- [EXERCISE DATA]
-=-=-=-=-
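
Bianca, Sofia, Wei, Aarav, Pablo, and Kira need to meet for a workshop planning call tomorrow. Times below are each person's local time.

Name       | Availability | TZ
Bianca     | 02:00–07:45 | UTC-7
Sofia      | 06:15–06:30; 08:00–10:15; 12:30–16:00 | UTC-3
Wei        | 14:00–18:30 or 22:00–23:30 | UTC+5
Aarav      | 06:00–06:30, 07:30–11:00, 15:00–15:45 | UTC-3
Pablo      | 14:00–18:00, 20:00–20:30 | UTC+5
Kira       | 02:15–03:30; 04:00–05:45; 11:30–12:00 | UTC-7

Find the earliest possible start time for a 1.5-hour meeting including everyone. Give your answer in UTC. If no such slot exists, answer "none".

Bianca in UTC: 09:00-14:45 (add 7h to convert from UTC-7).
Sofia in UTC: 09:15-09:30, 11:00-13:15, 15:30-19:00 (add 3h to convert from UTC-3).
Wei in UTC: 09:00-13:30, 17:00-18:30 (subtract 5h to convert from UTC+5).
Aarav in UTC: 09:00-09:30, 10:30-14:00, 18:00-18:45 (add 3h to convert from UTC-3).
Pablo in UTC: 09:00-13:00, 15:00-15:30 (subtract 5h to convert from UTC+5).
Kira in UTC: 09:15-10:30, 11:00-12:45, 18:30-19:00 (add 7h to convert from UTC-7).
Bianca ∩ Sofia: 09:15-09:30, 11:00-13:15.
Bianca ∩ Sofia ∩ Wei: 09:15-09:30, 11:00-13:15.
Bianca ∩ Sofia ∩ Wei ∩ Aarav: 09:15-09:30, 11:00-13:15.
Bianca ∩ Sofia ∩ Wei ∩ Aarav ∩ Pablo: 09:15-09:30, 11:00-13:00.
Bianca ∩ Sofia ∩ Wei ∩ Aarav ∩ Pablo ∩ Kira: 09:15-09:30, 11:00-12:45.
So the common availability across everyone is 09:15-09:30, 11:00-12:45.
The first common window of at least 90 minutes is 11:00-12:45, so the earliest start is 11:00.

11:00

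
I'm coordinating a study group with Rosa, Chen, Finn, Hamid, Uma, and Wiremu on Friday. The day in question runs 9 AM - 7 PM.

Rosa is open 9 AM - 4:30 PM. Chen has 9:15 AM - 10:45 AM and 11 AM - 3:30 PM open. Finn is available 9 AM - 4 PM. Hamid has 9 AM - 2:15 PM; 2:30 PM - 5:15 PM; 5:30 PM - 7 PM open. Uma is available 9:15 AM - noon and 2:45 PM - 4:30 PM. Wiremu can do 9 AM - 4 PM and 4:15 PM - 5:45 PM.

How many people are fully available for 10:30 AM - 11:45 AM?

Rosa, Finn, Hamid, Uma, and Wiremu can make the full 10:30-11:45 slot — that's 5.

5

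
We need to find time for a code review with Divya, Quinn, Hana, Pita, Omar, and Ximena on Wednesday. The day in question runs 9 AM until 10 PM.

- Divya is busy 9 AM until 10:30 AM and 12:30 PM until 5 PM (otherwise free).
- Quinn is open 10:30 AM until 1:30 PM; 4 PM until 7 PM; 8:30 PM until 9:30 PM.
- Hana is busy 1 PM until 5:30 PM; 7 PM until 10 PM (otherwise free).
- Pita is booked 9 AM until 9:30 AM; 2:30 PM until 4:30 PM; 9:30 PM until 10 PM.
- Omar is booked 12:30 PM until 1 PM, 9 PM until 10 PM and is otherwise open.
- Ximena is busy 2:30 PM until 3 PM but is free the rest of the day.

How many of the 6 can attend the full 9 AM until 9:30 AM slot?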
-=-=-=-=-
- [WHAT YOU SHOULD DO]
Set the entries above down once more, exactly as they stand.

- [SOLUTION]
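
Bianca, Sofia, Wei, Aarav, Pablo, and Kira need to meet for a workshop planning call tomorrow. Times below are each person's local time.

Name       | Availability | TZ
Bianca     | 02:00–07:45 | UTC-7
Sofia      | 06:15–06:30; 08:00–10:15; 12:30–16:00 | UTC-3
Wei        | 14:00–18:30 or 22:00–23:30 | UTC+5
Aarav      | 06:00–06:30, 07:30–11:00, 15:00–15:45 | UTC-3
Pablo      | 14:00–18:00, 20:00–20:30 | UTC+5
Kira       | 02:15–03:30; 04:00–05:45; 11:30–12:00 | UTC-7

Find the earliest possible start time for a 1.5-hour meeting including everyone. Give your answer in UTC. If no such slot exists, answer "none".

Bianca in UTC: 09:00-14:45 (add 7h to convert from UTC-7).
Sofia in UTC: 09:15-09:30, 11:00-13:15, 15:30-19:00 (add 3h to convert from UTC-3).
Wei in UTC: 09:00-13:30, 17:00-18:30 (subtract 5h to convert from UTC+5).
Aarav in UTC: 09:00-09:30, 10:30-14:00, 18:00-18:45 (add 3h to convert from UTC-3).
Pablo in UTC: 09:00-13:00, 15:00-15:30 (subtract 5h to convert from UTC+5).
Kira in UTC: 09:15-10:30, 11:00-12:45, 18:30-19:00 (add 7h to convert from UTC-7).
Bianca ∩ Sofia: 09:15-09:30, 11:00-13:15.
Bianca ∩ Sofia ∩ Wei: 09:15-09:30, 11:00-13:15.
Bianca ∩ Sofia ∩ Wei ∩ Aarav: 09:15-09:30, 11:00-13:15.
Bianca ∩ Sofia ∩ Wei ∩ Aarav ∩ Pablo: 09:15-09:30, 11:00-13:00.
Bianca ∩ Sofia ∩ Wei ∩ Aarav ∩ Pablo ∩ Kira: 09:15-09:30, 11:00-12:45.
So the common availability across everyone is 09:15-09:30, 11:00-12:45.
The first common window of at least 90 minutes is 11:00-12:45, so the earliest start is 11:00.

11:00

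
I'm coordinating a study group with Rosa, Chen, Finn, Hamid, Uma, and Wiremu on Friday. The day in question runs 9 AM - 7 PM.

Rosa is open 9 AM - 4:30 PM. Chen has 9:15 AM - 10:45 AM and 11 AM - 3:30 PM open. Finn is available 9 AM - 4 PM. Hamid has 9 AM - 2:15 PM; 2:30 PM - 5:15 PM; 5:30 PM - 7 PM open. Uma is available 9:15 AM - noon and 2:45 PM - 4:30 PM. Wiremu can do 9 AM - 4 PM and 4:15 PM - 5:45 PM.

How many people are fully available for 10:30 AM - 11:45 AM?

Rosa, Finn, Hamid, Uma, and Wiremu can make the full 10:30-11:45 slot — that's 5.

5

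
We need to find time for a code review with Divya, Quinn, Hana, Pita, Omar, and Ximena on Wednesday. The day in question runs 9 AM until 10 PM.

- Divya is busy 9 AM until 10:30 AM and 12:30 PM until 5 PM (otherwise free).
- Quinn is open 10:30 AM until 1:30 PM; 4 PM until 7 PM; 8:30 PM until 9:30 PM.
- Hana is busy 1 PM until 5:30 PM; 7 PM until 10 PM (otherwise free).
- Pita is booked 9 AM until 9:30 AM; 2:30 PM until 4:30 PM; 9:30 PM until 10 PM.
- Omar is booked 12:30 PM until 1 PM, 9 PM until 10 PM and is otherwise open.
- Ximena is busy 2:30 PM until 3 PM but is free the rest of the day.

How many of the 6 can attend the full 9 AM until 9:30 AM slot?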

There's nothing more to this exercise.